### Task statement:
For this exercise, output every line of the data as it stands.
(Beginning of Data for the task)
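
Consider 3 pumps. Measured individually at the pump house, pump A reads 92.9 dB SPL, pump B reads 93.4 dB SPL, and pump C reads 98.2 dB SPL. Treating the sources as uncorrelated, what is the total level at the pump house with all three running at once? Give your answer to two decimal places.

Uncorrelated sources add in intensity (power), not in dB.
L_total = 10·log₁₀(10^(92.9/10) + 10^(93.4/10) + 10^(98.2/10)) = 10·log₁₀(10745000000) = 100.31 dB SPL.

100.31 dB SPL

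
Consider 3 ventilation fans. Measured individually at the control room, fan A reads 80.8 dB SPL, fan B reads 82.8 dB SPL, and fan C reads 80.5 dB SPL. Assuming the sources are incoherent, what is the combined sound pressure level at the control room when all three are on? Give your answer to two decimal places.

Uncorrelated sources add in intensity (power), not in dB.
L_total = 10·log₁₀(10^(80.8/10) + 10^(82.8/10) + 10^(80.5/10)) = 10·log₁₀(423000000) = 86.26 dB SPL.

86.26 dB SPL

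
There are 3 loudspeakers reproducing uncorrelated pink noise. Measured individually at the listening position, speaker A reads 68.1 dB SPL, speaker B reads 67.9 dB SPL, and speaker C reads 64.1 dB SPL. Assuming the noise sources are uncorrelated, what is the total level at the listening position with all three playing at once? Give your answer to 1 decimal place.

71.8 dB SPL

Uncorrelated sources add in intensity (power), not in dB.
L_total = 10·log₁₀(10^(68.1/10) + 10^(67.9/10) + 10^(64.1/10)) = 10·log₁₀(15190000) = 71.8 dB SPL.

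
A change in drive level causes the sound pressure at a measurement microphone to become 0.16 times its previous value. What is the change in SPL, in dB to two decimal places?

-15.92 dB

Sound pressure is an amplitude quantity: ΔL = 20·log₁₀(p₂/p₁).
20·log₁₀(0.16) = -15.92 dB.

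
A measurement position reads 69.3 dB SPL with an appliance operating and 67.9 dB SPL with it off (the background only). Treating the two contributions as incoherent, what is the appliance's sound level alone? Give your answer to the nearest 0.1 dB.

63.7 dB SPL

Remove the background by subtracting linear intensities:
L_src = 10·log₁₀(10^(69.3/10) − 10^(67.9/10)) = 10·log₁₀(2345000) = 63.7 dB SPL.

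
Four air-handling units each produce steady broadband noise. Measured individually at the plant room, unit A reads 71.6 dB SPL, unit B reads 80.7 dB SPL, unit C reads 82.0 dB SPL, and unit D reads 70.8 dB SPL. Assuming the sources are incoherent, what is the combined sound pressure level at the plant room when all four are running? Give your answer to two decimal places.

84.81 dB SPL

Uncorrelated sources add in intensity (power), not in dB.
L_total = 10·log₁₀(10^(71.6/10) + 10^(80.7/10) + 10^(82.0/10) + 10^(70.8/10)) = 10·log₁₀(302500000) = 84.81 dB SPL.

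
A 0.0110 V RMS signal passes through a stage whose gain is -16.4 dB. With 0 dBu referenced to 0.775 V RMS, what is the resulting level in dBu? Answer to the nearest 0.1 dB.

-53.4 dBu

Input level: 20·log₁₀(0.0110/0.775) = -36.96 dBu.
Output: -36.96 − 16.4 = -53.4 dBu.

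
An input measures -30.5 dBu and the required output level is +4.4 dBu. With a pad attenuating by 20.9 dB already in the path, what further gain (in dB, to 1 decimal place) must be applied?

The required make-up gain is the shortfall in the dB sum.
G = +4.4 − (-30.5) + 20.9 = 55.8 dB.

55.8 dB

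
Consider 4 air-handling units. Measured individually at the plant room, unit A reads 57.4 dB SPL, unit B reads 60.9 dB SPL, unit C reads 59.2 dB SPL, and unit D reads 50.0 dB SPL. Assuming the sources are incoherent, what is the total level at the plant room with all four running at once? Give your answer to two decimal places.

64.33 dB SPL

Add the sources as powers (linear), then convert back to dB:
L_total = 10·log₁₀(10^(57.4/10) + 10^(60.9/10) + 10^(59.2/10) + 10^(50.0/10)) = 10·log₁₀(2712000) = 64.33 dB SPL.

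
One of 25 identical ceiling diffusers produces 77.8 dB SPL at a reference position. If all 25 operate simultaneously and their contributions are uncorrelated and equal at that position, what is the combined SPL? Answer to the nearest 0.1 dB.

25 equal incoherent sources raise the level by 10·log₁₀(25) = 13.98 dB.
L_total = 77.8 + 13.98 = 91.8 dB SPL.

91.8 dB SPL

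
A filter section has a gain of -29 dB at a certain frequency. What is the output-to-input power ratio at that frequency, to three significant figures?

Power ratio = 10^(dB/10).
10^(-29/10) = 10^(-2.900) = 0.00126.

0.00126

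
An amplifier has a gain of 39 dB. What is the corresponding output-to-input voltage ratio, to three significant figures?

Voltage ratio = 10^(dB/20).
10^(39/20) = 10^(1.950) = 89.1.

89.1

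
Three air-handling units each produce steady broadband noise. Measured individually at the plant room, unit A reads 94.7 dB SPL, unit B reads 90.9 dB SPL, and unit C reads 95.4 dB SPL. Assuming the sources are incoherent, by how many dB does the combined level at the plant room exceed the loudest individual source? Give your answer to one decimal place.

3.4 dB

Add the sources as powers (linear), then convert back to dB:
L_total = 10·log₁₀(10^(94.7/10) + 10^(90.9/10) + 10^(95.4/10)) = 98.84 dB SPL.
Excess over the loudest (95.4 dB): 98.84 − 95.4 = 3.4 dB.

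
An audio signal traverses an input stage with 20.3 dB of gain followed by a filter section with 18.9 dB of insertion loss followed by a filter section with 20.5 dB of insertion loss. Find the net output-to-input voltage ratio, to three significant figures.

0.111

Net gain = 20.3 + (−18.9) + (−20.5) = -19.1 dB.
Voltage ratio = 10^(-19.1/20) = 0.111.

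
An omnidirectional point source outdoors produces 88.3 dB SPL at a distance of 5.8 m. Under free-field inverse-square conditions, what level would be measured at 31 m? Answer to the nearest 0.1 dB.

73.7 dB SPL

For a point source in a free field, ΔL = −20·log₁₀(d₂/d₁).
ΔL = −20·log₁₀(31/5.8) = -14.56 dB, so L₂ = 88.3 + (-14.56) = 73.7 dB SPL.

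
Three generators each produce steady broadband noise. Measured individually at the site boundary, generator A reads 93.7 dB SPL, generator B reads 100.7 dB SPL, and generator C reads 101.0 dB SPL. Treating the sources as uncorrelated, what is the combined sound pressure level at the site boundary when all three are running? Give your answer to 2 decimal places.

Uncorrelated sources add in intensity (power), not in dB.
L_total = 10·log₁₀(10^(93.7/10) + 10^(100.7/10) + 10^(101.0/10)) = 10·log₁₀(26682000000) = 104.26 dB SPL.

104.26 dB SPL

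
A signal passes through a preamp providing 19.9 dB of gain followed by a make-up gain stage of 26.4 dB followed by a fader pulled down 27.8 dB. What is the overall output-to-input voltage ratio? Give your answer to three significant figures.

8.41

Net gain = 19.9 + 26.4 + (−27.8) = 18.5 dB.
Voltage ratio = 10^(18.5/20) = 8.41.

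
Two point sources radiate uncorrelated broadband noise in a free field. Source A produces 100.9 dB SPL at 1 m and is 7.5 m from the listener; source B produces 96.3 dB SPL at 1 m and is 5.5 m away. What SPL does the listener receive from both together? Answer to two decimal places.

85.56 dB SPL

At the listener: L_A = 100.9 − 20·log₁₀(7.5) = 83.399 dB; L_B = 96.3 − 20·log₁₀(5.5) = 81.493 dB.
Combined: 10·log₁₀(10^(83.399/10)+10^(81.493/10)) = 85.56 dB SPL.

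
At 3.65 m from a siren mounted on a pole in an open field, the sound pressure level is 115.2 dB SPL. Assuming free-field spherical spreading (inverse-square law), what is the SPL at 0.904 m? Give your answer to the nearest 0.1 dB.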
(End of Data for the task)
### Exercise output:
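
Consider 3 pumps. Measured individually at the pump house, pump A reads 92.9 dB SPL, pump B reads 93.4 dB SPL, and pump C reads 98.2 dB SPL. Treating the sources as uncorrelated, what is the total level at the pump house with all three running at once? Give your answer to two decimal places.

Uncorrelated sources add in intensity (power), not in dB.
L_total = 10·log₁₀(10^(92.9/10) + 10^(93.4/10) + 10^(98.2/10)) = 10·log₁₀(10745000000) = 100.31 dB SPL.

100.31 dB SPL

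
Consider 3 ventilation fans. Measured individually at the control room, fan A reads 80.8 dB SPL, fan B reads 82.8 dB SPL, and fan C reads 80.5 dB SPL. Assuming the sources are incoherent, what is the combined sound pressure level at the control room when all three are on? Give your answer to two decimal places.

Uncorrelated sources add in intensity (power), not in dB.
L_total = 10·log₁₀(10^(80.8/10) + 10^(82.8/10) + 10^(80.5/10)) = 10·log₁₀(423000000) = 86.26 dB SPL.

86.26 dB SPL

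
There are 3 loudspeakers reproducing uncorrelated pink noise. Measured individually at the listening position, speaker A reads 68.1 dB SPL, speaker B reads 67.9 dB SPL, and speaker C reads 64.1 dB SPL. Assuming the noise sources are uncorrelated, what is the total level at the listening position with all three playing at once? Give your answer to 1 decimal place.

71.8 dB SPL

Uncorrelated sources add in intensity (power), not in dB.
L_total = 10·log₁₀(10^(68.1/10) + 10^(67.9/10) + 10^(64.1/10)) = 10·log₁₀(15190000) = 71.8 dB SPL.

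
A change in drive level causes the sound pressure at a measurement microphone to become 0.16 times its previous value. What is the change in SPL, in dB to two decimal places?

-15.92 dB

Sound pressure is an amplitude quantity: ΔL = 20·log₁₀(p₂/p₁).
20·log₁₀(0.16) = -15.92 dB.

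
A measurement position reads 69.3 dB SPL with an appliance operating and 67.9 dB SPL with it off (the background only). Treating the two contributions as incoherent, what is the appliance's sound level alone? Give your answer to the nearest 0.1 dB.

63.7 dB SPL

Remove the background by subtracting linear intensities:
L_src = 10·log₁₀(10^(69.3/10) − 10^(67.9/10)) = 10·log₁₀(2345000) = 63.7 dB SPL.

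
Four air-handling units each produce steady broadband noise. Measured individually at the plant room, unit A reads 71.6 dB SPL, unit B reads 80.7 dB SPL, unit C reads 82.0 dB SPL, and unit D reads 70.8 dB SPL. Assuming the sources are incoherent, what is the combined sound pressure level at the plant room when all four are running? Give your answer to two decimal places.

84.81 dB SPL

Uncorrelated sources add in intensity (power), not in dB.
L_total = 10·log₁₀(10^(71.6/10) + 10^(80.7/10) + 10^(82.0/10) + 10^(70.8/10)) = 10·log₁₀(302500000) = 84.81 dB SPL.

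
A 0.0110 V RMS signal passes through a stage whose gain is -16.4 dB. With 0 dBu referenced to 0.775 V RMS, what is the resulting level in dBu? Answer to the nearest 0.1 dB.

-53.4 dBu

Input level: 20·log₁₀(0.0110/0.775) = -36.96 dBu.
Output: -36.96 − 16.4 = -53.4 dBu.

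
An input measures -30.5 dBu and the required output level is +4.4 dBu. With a pad attenuating by 20.9 dB already in the path, what further gain (in dB, to 1 decimal place) must be applied?

The required make-up gain is the shortfall in the dB sum.
G = +4.4 − (-30.5) + 20.9 = 55.8 dB.

55.8 dB

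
Consider 4 air-handling units. Measured individually at the plant room, unit A reads 57.4 dB SPL, unit B reads 60.9 dB SPL, unit C reads 59.2 dB SPL, and unit D reads 50.0 dB SPL. Assuming the sources are incoherent, what is the total level at the plant room with all four running at once? Give your answer to two decimal places.

64.33 dB SPL

Add the sources as powers (linear), then convert back to dB:
L_total = 10·log₁₀(10^(57.4/10) + 10^(60.9/10) + 10^(59.2/10) + 10^(50.0/10)) = 10·log₁₀(2712000) = 64.33 dB SPL.

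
One of 25 identical ceiling diffusers produces 77.8 dB SPL at a reference position. If all 25 operate simultaneously and their contributions are uncorrelated and equal at that position, what is the combined SPL? Answer to the nearest 0.1 dB.

25 equal incoherent sources raise the level by 10·log₁₀(25) = 13.98 dB.
L_total = 77.8 + 13.98 = 91.8 dB SPL.

91.8 dB SPL

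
A filter section has a gain of -29 dB at a certain frequency. What is the output-to-input power ratio at that frequency, to three significant figures?

Power ratio = 10^(dB/10).
10^(-29/10) = 10^(-2.900) = 0.00126.

0.00126

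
An amplifier has a gain of 39 dB. What is the corresponding output-to-input voltage ratio, to three significant figures?

Voltage ratio = 10^(dB/20).
10^(39/20) = 10^(1.950) = 89.1.

89.1

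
Three air-handling units each produce steady broadband noise. Measured individually at the plant room, unit A reads 94.7 dB SPL, unit B reads 90.9 dB SPL, and unit C reads 95.4 dB SPL. Assuming the sources are incoherent, by how many dB does the combined level at the plant room exceed the loudest individual source? Give your answer to one decimal place.

3.4 dB

Add the sources as powers (linear), then convert back to dB:
L_total = 10·log₁₀(10^(94.7/10) + 10^(90.9/10) + 10^(95.4/10)) = 98.84 dB SPL.
Excess over the loudest (95.4 dB): 98.84 − 95.4 = 3.4 dB.

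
An audio signal traverses an input stage with 20.3 dB of gain followed by a filter section with 18.9 dB of insertion loss followed by a filter section with 20.5 dB of insertion loss. Find the net output-to-input voltage ratio, to three significant figures.

0.111

Net gain = 20.3 + (−18.9) + (−20.5) = -19.1 dB.
Voltage ratio = 10^(-19.1/20) = 0.111.

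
An omnidirectional point source outdoors produces 88.3 dB SPL at a distance of 5.8 m. Under free-field inverse-square conditions, what level would be measured at 31 m? Answer to the nearest 0.1 dB.

73.7 dB SPL

For a point source in a free field, ΔL = −20·log₁₀(d₂/d₁).
ΔL = −20·log₁₀(31/5.8) = -14.56 dB, so L₂ = 88.3 + (-14.56) = 73.7 dB SPL.

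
Three generators each produce steady broadband noise. Measured individually at the site boundary, generator A reads 93.7 dB SPL, generator B reads 100.7 dB SPL, and generator C reads 101.0 dB SPL. Treating the sources as uncorrelated, what is the combined sound pressure level at the site boundary when all three are running? Give your answer to 2 decimal places.

Uncorrelated sources add in intensity (power), not in dB.
L_total = 10·log₁₀(10^(93.7/10) + 10^(100.7/10) + 10^(101.0/10)) = 10·log₁₀(26682000000) = 104.26 dB SPL.

104.26 dB SPL

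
A signal passes through a preamp providing 19.9 dB of gain followed by a make-up gain stage of 26.4 dB followed by a fader pulled down 27.8 dB. What is the overall output-to-input voltage ratio? Give your answer to three significant figures.

8.41

Net gain = 19.9 + 26.4 + (−27.8) = 18.5 dB.
Voltage ratio = 10^(18.5/20) = 8.41.

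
Two point sources radiate uncorrelated broadband noise in a free field. Source A produces 100.9 dB SPL at 1 m and is 7.5 m from the listener; source B produces 96.3 dB SPL at 1 m and is 5.5 m away. What SPL does the listener receive from both together? Answer to two decimal places.

85.56 dB SPL

At the listener: L_A = 100.9 − 20·log₁₀(7.5) = 83.399 dB; L_B = 96.3 − 20·log₁₀(5.5) = 81.493 dB.
Combined: 10·log₁₀(10^(83.399/10)+10^(81.493/10)) = 85.56 dB SPL.

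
At 3.65 m from a siren mounted on a pole in an open field, the sound pressure level is 115.2 dB SPL. Assuming free-field spherical spreading (inverse-square law), what is the SPL at 0.904 m? Give your answer to the nearest 0.1 dB.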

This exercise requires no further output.